> **Dataset records**
▬▬▬▬▬▬▬▬▬▬

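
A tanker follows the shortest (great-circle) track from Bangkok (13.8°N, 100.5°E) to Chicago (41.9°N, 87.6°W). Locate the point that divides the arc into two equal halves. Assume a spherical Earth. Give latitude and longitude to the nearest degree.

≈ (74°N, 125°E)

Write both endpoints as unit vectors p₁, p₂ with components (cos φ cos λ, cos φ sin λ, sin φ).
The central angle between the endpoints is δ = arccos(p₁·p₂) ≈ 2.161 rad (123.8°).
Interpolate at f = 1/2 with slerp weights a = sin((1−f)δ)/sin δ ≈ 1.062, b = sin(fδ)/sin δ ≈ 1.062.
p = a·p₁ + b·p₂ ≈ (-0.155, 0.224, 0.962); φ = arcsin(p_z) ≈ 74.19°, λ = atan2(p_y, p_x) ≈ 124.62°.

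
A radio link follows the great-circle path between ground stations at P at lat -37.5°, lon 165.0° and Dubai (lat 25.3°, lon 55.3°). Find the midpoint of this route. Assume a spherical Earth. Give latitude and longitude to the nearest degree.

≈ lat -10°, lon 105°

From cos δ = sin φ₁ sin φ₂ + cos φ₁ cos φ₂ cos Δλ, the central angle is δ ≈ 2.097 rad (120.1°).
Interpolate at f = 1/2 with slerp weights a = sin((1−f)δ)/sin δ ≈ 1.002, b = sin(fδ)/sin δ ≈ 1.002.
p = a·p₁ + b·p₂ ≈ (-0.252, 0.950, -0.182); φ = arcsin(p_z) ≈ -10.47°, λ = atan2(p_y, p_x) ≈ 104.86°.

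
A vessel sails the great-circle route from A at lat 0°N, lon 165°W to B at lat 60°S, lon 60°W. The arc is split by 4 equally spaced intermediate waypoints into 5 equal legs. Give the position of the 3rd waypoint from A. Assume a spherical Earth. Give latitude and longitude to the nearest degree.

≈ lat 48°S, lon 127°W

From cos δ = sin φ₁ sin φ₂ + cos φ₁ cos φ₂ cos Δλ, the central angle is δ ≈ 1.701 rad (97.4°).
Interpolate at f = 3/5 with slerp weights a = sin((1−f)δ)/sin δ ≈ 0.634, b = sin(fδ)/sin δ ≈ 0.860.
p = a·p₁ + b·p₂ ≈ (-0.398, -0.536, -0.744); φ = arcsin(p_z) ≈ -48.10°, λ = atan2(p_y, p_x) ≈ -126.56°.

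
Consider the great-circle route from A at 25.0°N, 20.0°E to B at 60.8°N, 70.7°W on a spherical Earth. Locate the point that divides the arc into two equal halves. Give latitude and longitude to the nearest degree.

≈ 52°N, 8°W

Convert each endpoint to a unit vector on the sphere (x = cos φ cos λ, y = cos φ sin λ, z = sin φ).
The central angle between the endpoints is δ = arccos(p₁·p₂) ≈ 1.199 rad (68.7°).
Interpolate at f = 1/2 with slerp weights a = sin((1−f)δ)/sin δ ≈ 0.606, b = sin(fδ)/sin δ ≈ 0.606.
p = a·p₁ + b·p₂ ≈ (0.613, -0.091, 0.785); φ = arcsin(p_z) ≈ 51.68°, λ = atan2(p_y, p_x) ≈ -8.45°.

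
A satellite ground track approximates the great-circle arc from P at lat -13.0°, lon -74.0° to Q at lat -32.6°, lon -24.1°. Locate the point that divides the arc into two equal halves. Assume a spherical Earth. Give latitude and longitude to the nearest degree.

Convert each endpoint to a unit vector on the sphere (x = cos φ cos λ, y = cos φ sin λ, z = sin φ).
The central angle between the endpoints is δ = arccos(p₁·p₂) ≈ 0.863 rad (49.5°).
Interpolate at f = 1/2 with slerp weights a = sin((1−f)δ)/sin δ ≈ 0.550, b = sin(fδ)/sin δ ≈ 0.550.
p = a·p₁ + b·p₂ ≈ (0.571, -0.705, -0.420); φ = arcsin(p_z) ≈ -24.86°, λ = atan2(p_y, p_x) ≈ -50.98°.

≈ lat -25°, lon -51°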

▬▬▬▬▬▬▬▬▬▬

> **Aim of the task**
Copy out the entries above again, keeping them exact.

> **Answer to the problem**
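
A tanker follows the shortest (great-circle) track from Bangkok (13.8°N, 100.5°E) to Chicago (41.9°N, 87.6°W). Locate the point that divides the arc into two equal halves. Assume a spherical Earth. Give latitude and longitude to the nearest degree.

≈ (74°N, 125°E)

Write both endpoints as unit vectors p₁, p₂ with components (cos φ cos λ, cos φ sin λ, sin φ).
The central angle between the endpoints is δ = arccos(p₁·p₂) ≈ 2.161 rad (123.8°).
Interpolate at f = 1/2 with slerp weights a = sin((1−f)δ)/sin δ ≈ 1.062, b = sin(fδ)/sin δ ≈ 1.062.
p = a·p₁ + b·p₂ ≈ (-0.155, 0.224, 0.962); φ = arcsin(p_z) ≈ 74.19°, λ = atan2(p_y, p_x) ≈ 124.62°.

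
A radio link follows the great-circle path between ground stations at P at lat -37.5°, lon 165.0° and Dubai (lat 25.3°, lon 55.3°). Find the midpoint of this route. Assume a spherical Earth. Give latitude and longitude to the nearest degree.

≈ lat -10°, lon 105°

From cos δ = sin φ₁ sin φ₂ + cos φ₁ cos φ₂ cos Δλ, the central angle is δ ≈ 2.097 rad (120.1°).
Interpolate at f = 1/2 with slerp weights a = sin((1−f)δ)/sin δ ≈ 1.002, b = sin(fδ)/sin δ ≈ 1.002.
p = a·p₁ + b·p₂ ≈ (-0.252, 0.950, -0.182); φ = arcsin(p_z) ≈ -10.47°, λ = atan2(p_y, p_x) ≈ 104.86°.

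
A vessel sails the great-circle route from A at lat 0°N, lon 165°W to B at lat 60°S, lon 60°W. The arc is split by 4 equally spaced intermediate waypoints into 5 equal legs. Give the position of the 3rd waypoint from A. Assume a spherical Earth. Give latitude and longitude to the nearest degree.

≈ lat 48°S, lon 127°W

From cos δ = sin φ₁ sin φ₂ + cos φ₁ cos φ₂ cos Δλ, the central angle is δ ≈ 1.701 rad (97.4°).
Interpolate at f = 3/5 with slerp weights a = sin((1−f)δ)/sin δ ≈ 0.634, b = sin(fδ)/sin δ ≈ 0.860.
p = a·p₁ + b·p₂ ≈ (-0.398, -0.536, -0.744); φ = arcsin(p_z) ≈ -48.10°, λ = atan2(p_y, p_x) ≈ -126.56°.

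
Consider the great-circle route from A at 25.0°N, 20.0°E to B at 60.8°N, 70.7°W on a spherical Earth. Locate the point that divides the arc into two equal halves. Give latitude and longitude to the nearest degree.

≈ 52°N, 8°W

Convert each endpoint to a unit vector on the sphere (x = cos φ cos λ, y = cos φ sin λ, z = sin φ).
The central angle between the endpoints is δ = arccos(p₁·p₂) ≈ 1.199 rad (68.7°).
Interpolate at f = 1/2 with slerp weights a = sin((1−f)δ)/sin δ ≈ 0.606, b = sin(fδ)/sin δ ≈ 0.606.
p = a·p₁ + b·p₂ ≈ (0.613, -0.091, 0.785); φ = arcsin(p_z) ≈ 51.68°, λ = atan2(p_y, p_x) ≈ -8.45°.

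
A satellite ground track approximates the great-circle arc from P at lat -13.0°, lon -74.0° to Q at lat -32.6°, lon -24.1°. Locate the point that divides the arc into two equal halves. Assume a spherical Earth. Give latitude and longitude to the nearest degree.

Convert each endpoint to a unit vector on the sphere (x = cos φ cos λ, y = cos φ sin λ, z = sin φ).
The central angle between the endpoints is δ = arccos(p₁·p₂) ≈ 0.863 rad (49.5°).
Interpolate at f = 1/2 with slerp weights a = sin((1−f)δ)/sin δ ≈ 0.550, b = sin(fδ)/sin δ ≈ 0.550.
p = a·p₁ + b·p₂ ≈ (0.571, -0.705, -0.420); φ = arcsin(p_z) ≈ -24.86°, λ = atan2(p_y, p_x) ≈ -50.98°.

≈ lat -25°, lon -51°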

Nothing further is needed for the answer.